▸ TASK REQUIREMENTS
All records are to be restated exactly, each line as it reads.

▸ AVAILABLE DATA
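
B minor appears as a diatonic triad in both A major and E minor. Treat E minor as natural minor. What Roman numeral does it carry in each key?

ii in A major; v in E minor

The scale of A major is A B C♯ D E F♯ G♯; B is degree 2, and the triad built there (B-D-F♯) is minor, so it is ii.
The scale of E minor (natural minor) is E F♯ G A B C D; B is degree 5, and the triad built there (B-D-F♯) is minor, so it is v.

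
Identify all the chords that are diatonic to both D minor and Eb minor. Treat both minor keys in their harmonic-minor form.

Bb

Triads in D minor (harmonic minor): D minor (i), E diminished (ii°), F augmented (III+), G minor (iv), A major (V), Bb major (VI), C# diminished (vii°).
Triads in Eb minor (harmonic minor): Eb minor (i), F diminished (ii°), Gb augmented (III+), Ab minor (iv), Bb major (V), Cb major (VI), D diminished (vii°).
Shared triads with their functions: Bb major (VI in D minor, V in Eb minor).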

▸ TASK OUTPUT
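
B minor appears as a diatonic triad in both A major and E minor. Treat E minor as natural minor. What Roman numeral does it carry in each key?

ii in A major; v in E minor

The scale of A major is A B C♯ D E F♯ G♯; B is degree 2, and the triad built there (B-D-F♯) is minor, so it is ii.
The scale of E minor (natural minor) is E F♯ G A B C D; B is degree 5, and the triad built there (B-D-F♯) is minor, so it is v.

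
Identify all the chords that are diatonic to both D minor and Eb minor. Treat both minor keys in their harmonic-minor form.

Bb

Triads in D minor (harmonic minor): D minor (i), E diminished (ii°), F augmented (III+), G minor (iv), A major (V), Bb major (VI), C# diminished (vii°).
Triads in Eb minor (harmonic minor): Eb minor (i), F diminished (ii°), Gb augmented (III+), Ab minor (iv), Bb major (V), Cb major (VI), D diminished (vii°).
Shared triads with their functions: Bb major (VI in D minor, V in Eb minor).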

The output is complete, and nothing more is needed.